### RECORDED INFORMATION ###

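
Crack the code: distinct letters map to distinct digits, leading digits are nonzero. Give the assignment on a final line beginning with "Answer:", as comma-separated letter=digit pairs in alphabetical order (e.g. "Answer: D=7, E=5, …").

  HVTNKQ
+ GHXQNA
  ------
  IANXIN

Step 1. [col 1: Q + A ≡ N (mod 10)] no forcing yet in column 1 (carry-in 0); A=4 is free and consistent — try it ⇒ A=4.
Step 2. [col 1: Q + A ≡ N (mod 10)] several values work for Q in column 1 (Q + A ≡ N (mod 10), carry-in 0); try Q=3. So Q=3.
Step 3. [col 1: Q + A ≡ N (mod 10)] from column 1 (Q=3, A=4, carry-in 0, digits 3,4 already taken and all letters distinct): N must equal 7. So N=7.
Step 4. [col 2: K + N ≡ I (mod 10)] column 2 (K + N ≡ I (mod 10), carry-in 0) doesn't pin K yet; pick K=1 and continue. So K=1.
Step 5. [col 2: K + N ≡ I (mod 10)] column 2 reads K+N+carry(0)=I with K=1, N=7; with digits 1,3,4,7 already taken and all letters distinct, the only value for I is 8 ⇒ I=8.
Step 6. [col 3: N + Q ≡ X (mod 10)] in column 3 we have N+Q≡X with carry-in 0; given N=7, Q=3 and digits 1,3,4,7,8 already taken and all letters distinct, that pins X to 0. So X=0.
Step 7. [col 4: T + X ≡ N (mod 10)] column 4: given X=0, N=7, carry-in 1, and digits 0,1,3,4,7,8 already taken and all letters distinct, T+X≡N (mod 10) forces T=6, so T=6.
Step 8. [col 5: V + H ≡ A (mod 10)] no forcing yet in column 5 (carry-in 0); V=9 is free and consistent — try it, so V=9.
Step 9. [col 5: V + H ≡ A (mod 10)] in column 5 we have V+H≡A with carry-in 0; given V=9, A=4 and digits 0,1,3,4,6,7,8,9 already taken and all letters distinct, that pins H to 5. So H=5.
Step 10. [col 6: H + G ≡ I (mod 10)] from column 6 (H=5, I=8, carry-in 1, digits 0,1,3,4,5,6,7,8,9 already taken and all letters distinct): G must equal 2, so G=2.

Answer: A=4, G=2, H=5, I=8, K=1, N=7, Q=3, T=6, V=9, X=0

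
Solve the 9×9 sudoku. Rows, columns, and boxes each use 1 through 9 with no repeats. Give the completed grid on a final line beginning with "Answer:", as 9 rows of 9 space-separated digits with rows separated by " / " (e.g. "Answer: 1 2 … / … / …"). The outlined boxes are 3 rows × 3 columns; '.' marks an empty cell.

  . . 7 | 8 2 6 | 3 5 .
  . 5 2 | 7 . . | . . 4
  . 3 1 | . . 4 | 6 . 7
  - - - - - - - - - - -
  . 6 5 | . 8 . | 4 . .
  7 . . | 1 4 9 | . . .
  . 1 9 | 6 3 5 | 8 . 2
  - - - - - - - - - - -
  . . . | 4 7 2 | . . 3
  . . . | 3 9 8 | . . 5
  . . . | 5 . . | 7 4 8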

###

### THE PROBLEM
When you write out the listing, keep every line exactly as it is above.

### ANSWER
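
Crack the code: distinct letters map to distinct digits, leading digits are nonzero. Give the assignment on a final line beginning with "Answer:", as comma-separated letter=digit pairs in alphabetical order (e.g. "Answer: D=7, E=5, …").

  HVTNKQ
+ GHXQNA
  ------
  IANXIN

Step 1. [col 1: Q + A ≡ N (mod 10)] no forcing yet in column 1 (carry-in 0); A=4 is free and consistent — try it ⇒ A=4.
Step 2. [col 1: Q + A ≡ N (mod 10)] several values work for Q in column 1 (Q + A ≡ N (mod 10), carry-in 0); try Q=3. So Q=3.
Step 3. [col 1: Q + A ≡ N (mod 10)] from column 1 (Q=3, A=4, carry-in 0, digits 3,4 already taken and all letters distinct): N must equal 7. So N=7.
Step 4. [col 2: K + N ≡ I (mod 10)] column 2 (K + N ≡ I (mod 10), carry-in 0) doesn't pin K yet; pick K=1 and continue. So K=1.
Step 5. [col 2: K + N ≡ I (mod 10)] column 2 reads K+N+carry(0)=I with K=1, N=7; with digits 1,3,4,7 already taken and all letters distinct, the only value for I is 8 ⇒ I=8.
Step 6. [col 3: N + Q ≡ X (mod 10)] in column 3 we have N+Q≡X with carry-in 0; given N=7, Q=3 and digits 1,3,4,7,8 already taken and all letters distinct, that pins X to 0. So X=0.
Step 7. [col 4: T + X ≡ N (mod 10)] column 4: given X=0, N=7, carry-in 1, and digits 0,1,3,4,7,8 already taken and all letters distinct, T+X≡N (mod 10) forces T=6, so T=6.
Step 8. [col 5: V + H ≡ A (mod 10)] no forcing yet in column 5 (carry-in 0); V=9 is free and consistent — try it, so V=9.
Step 9. [col 5: V + H ≡ A (mod 10)] in column 5 we have V+H≡A with carry-in 0; given V=9, A=4 and digits 0,1,3,4,6,7,8,9 already taken and all letters distinct, that pins H to 5. So H=5.
Step 10. [col 6: H + G ≡ I (mod 10)] from column 6 (H=5, I=8, carry-in 1, digits 0,1,3,4,5,6,7,8,9 already taken and all letters distinct): G must equal 2, so G=2.

Answer: A=4, G=2, H=5, I=8, K=1, N=7, Q=3, T=6, V=9, X=0

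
Solve the 9×9 sudoku. Rows, columns, and boxes each use 1 through 9 with no repeats. Give the completed grid on a final line beginning with "Answer:", as 9 rows of 9 space-separated digits with rows separated by " / " (e.g. "Answer: 1 2 … / … / …"). The outlined boxes are 3 rows × 3 columns; '.' marks an empty cell.

  . . 7 | 8 2 6 | 3 5 .
  . 5 2 | 7 . . | . . 4
  . 3 1 | . . 4 | 6 . 7
  - - - - - - - - - - -
  . 6 5 | . 8 . | 4 . .
  7 . . | 1 4 9 | . . .
  . 1 9 | 6 3 5 | 8 . 2
  - - - - - - - - - - -
  . . . | 4 7 2 | . . 3
  . . . | 3 9 8 | . . 5
  . . . | 5 . . | 7 4 8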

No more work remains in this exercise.